### [Record set]

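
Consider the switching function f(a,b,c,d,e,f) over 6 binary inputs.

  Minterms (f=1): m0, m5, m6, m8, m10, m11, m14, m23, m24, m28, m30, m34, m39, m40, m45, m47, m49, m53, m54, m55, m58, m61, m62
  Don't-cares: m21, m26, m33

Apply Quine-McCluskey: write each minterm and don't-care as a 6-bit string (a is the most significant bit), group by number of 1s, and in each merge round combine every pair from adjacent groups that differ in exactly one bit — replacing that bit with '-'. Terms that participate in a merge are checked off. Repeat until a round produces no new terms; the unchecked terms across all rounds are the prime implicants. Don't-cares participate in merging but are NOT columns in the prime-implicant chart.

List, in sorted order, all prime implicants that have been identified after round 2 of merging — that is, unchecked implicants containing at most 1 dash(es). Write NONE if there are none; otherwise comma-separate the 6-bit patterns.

-01000, 0-0101, 00-000, 00-110, 00101-, 1-0001, 1-0111, 1-1101, 10-111, 100010, 1011-1, 11-101, 11-110, 110-01, 11011-

size-2^0 implicants → 000000(✓)  000101(✓)  000110(✓)  001000(✓)  001010(✓)  001011(✓)  001110(✓)  010101(✓)  010111(✓)  011000(✓)  011010(✓)  011100(✓)  011110(✓)  100001(✓)  100010  100111(✓)  101000(✓)  101101(✓)  101111(✓)  110001(✓)  110101(✓)  110110(✓)  110111(✓)  111010(✓)  111101(✓)  111110(✓)
size-2^1 implicants → -01000  -10101(✓)  -10111(✓)  -11010(✓)  -11110(✓)  0-0101  0-1000(✓)  0-1010(✓)  0-1110(✓)  00-000  00-110  001-10(✓)  0010-0(✓)  00101-  0101-1(✓)  011-00(✓)  011-10(✓)  0110-0(✓)  0111-0(✓)  1-0001  1-0111  1-1101  10-111  1011-1  11-101  11-110  110-01  1101-1(✓)  11011-  111-10(✓)
size-2^2 implicants → -101-1  -11-10  0-1-10  0-10-0  011--0
Unchecked terms (primes): -01000, -101-1, -11-10, 0-0101, 0-1-10, 0-10-0, 00-000, 00-110, 00101-, 011--0, 1-0001, 1-0111, 1-1101, 10-111, 100010, 1011-1, 11-101, 11-110, 110-01, 11011-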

### [Your task]
Copy the records. Each line should match exactly.

### [Written reply]
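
Consider the switching function f(a,b,c,d,e,f) over 6 binary inputs.

  Minterms (f=1): m0, m5, m6, m8, m10, m11, m14, m23, m24, m28, m30, m34, m39, m40, m45, m47, m49, m53, m54, m55, m58, m61, m62
  Don't-cares: m21, m26, m33

Apply Quine-McCluskey: write each minterm and don't-care as a 6-bit string (a is the most significant bit), group by number of 1s, and in each merge round combine every pair from adjacent groups that differ in exactly one bit — replacing that bit with '-'. Terms that participate in a merge are checked off. Repeat until a round produces no new terms; the unchecked terms across all rounds are the prime implicants. Don't-cares participate in merging but are NOT columns in the prime-implicant chart.

List, in sorted order, all prime implicants that have been identified after round 2 of merging — that is, unchecked implicants containing at most 1 dash(es). Write NONE if there are none; otherwise comma-separate the 6-bit patterns.

-01000, 0-0101, 00-000, 00-110, 00101-, 1-0001, 1-0111, 1-1101, 10-111, 100010, 1011-1, 11-101, 11-110, 110-01, 11011-

size-2^0 implicants → 000000(✓)  000101(✓)  000110(✓)  001000(✓)  001010(✓)  001011(✓)  001110(✓)  010101(✓)  010111(✓)  011000(✓)  011010(✓)  011100(✓)  011110(✓)  100001(✓)  100010  100111(✓)  101000(✓)  101101(✓)  101111(✓)  110001(✓)  110101(✓)  110110(✓)  110111(✓)  111010(✓)  111101(✓)  111110(✓)
size-2^1 implicants → -01000  -10101(✓)  -10111(✓)  -11010(✓)  -11110(✓)  0-0101  0-1000(✓)  0-1010(✓)  0-1110(✓)  00-000  00-110  001-10(✓)  0010-0(✓)  00101-  0101-1(✓)  011-00(✓)  011-10(✓)  0110-0(✓)  0111-0(✓)  1-0001  1-0111  1-1101  10-111  1011-1  11-101  11-110  110-01  1101-1(✓)  11011-  111-10(✓)
size-2^2 implicants → -101-1  -11-10  0-1-10  0-10-0  011--0
Unchecked terms (primes): -01000, -101-1, -11-10, 0-0101, 0-1-10, 0-10-0, 00-000, 00-110, 00101-, 011--0, 1-0001, 1-0111, 1-1101, 10-111, 100010, 1011-1, 11-101, 11-110, 110-01, 11011-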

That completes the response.